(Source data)
*** Block opens ***
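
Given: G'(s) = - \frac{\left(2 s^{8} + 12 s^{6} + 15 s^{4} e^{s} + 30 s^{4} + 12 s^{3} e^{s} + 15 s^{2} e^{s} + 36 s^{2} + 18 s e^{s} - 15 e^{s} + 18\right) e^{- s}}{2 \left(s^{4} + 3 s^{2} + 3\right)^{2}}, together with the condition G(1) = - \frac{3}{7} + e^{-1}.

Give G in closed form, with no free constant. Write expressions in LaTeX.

The proposed G(s) is checked by its d/ds: the result must match the given G'(s).
A general antiderivative is \frac{\frac{5 s}{3} + 1}{\frac{2 s^{4}}{3} + 2 s^{2} + 2} + e^{- s} + C.
The condition gives C = - \frac{3}{7} + e^{-1} - (e^{-1} + \frac{4}{7}) = -1.
So G(s) = \frac{- 2 s^{4} e^{s} + 2 s^{4} - 6 s^{2} e^{s} + 6 s^{2} + 5 s e^{s} - 3 e^{s} + 6}{2 s^{4} e^{s} + 6 s^{2} e^{s} + 6 e^{s}}.
Check: d/ds[\frac{- 2 s^{4} e^{s} + 2 s^{4} - 6 s^{2} e^{s} + 6 s^{2} + 5 s e^{s} - 3 e^{s} + 6}{2 s^{4} e^{s} + 6 s^{2} e^{s} + 6 e^{s}}] = \frac{- 2 s^{8} - 12 s^{6} - 15 s^{4} e^{s} - 30 s^{4} - 12 s^{3} e^{s} - 15 s^{2} e^{s} - 36 s^{2} - 18 s e^{s} + 15 e^{s} - 18}{2 s^{8} e^{s} + 12 s^{6} e^{s} + 30 s^{4} e^{s} + 36 s^{2} e^{s} + 18 e^{s}}, which equals G'(s).

G(s) = \frac{- 2 s^{4} e^{s} + 2 s^{4} - 6 s^{2} e^{s} + 6 s^{2} + 5 s e^{s} - 3 e^{s} + 6}{2 s^{4} e^{s} + 6 s^{2} e^{s} + 6 e^{s}}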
*** Block closes ***
#### WHAT YOU ARE ASKED TO DO
Retype all of the records above, keeping them identical.

#### YOUR RESPONSE
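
Given: G'(s) = - \frac{\left(2 s^{8} + 12 s^{6} + 15 s^{4} e^{s} + 30 s^{4} + 12 s^{3} e^{s} + 15 s^{2} e^{s} + 36 s^{2} + 18 s e^{s} - 15 e^{s} + 18\right) e^{- s}}{2 \left(s^{4} + 3 s^{2} + 3\right)^{2}}, together with the condition G(1) = - \frac{3}{7} + e^{-1}.

Give G in closed form, with no free constant. Write expressions in LaTeX.

The proposed G(s) is checked by its d/ds: the result must match the given G'(s).
A general antiderivative is \frac{\frac{5 s}{3} + 1}{\frac{2 s^{4}}{3} + 2 s^{2} + 2} + e^{- s} + C.
The condition gives C = - \frac{3}{7} + e^{-1} - (e^{-1} + \frac{4}{7}) = -1.
So G(s) = \frac{- 2 s^{4} e^{s} + 2 s^{4} - 6 s^{2} e^{s} + 6 s^{2} + 5 s e^{s} - 3 e^{s} + 6}{2 s^{4} e^{s} + 6 s^{2} e^{s} + 6 e^{s}}.
Check: d/ds[\frac{- 2 s^{4} e^{s} + 2 s^{4} - 6 s^{2} e^{s} + 6 s^{2} + 5 s e^{s} - 3 e^{s} + 6}{2 s^{4} e^{s} + 6 s^{2} e^{s} + 6 e^{s}}] = \frac{- 2 s^{8} - 12 s^{6} - 15 s^{4} e^{s} - 30 s^{4} - 12 s^{3} e^{s} - 15 s^{2} e^{s} - 36 s^{2} - 18 s e^{s} + 15 e^{s} - 18}{2 s^{8} e^{s} + 12 s^{6} e^{s} + 30 s^{4} e^{s} + 36 s^{2} e^{s} + 18 e^{s}}, which equals G'(s).

G(s) = \frac{- 2 s^{4} e^{s} + 2 s^{4} - 6 s^{2} e^{s} + 6 s^{2} + 5 s e^{s} - 3 e^{s} + 6}{2 s^{4} e^{s} + 6 s^{2} e^{s} + 6 e^{s}}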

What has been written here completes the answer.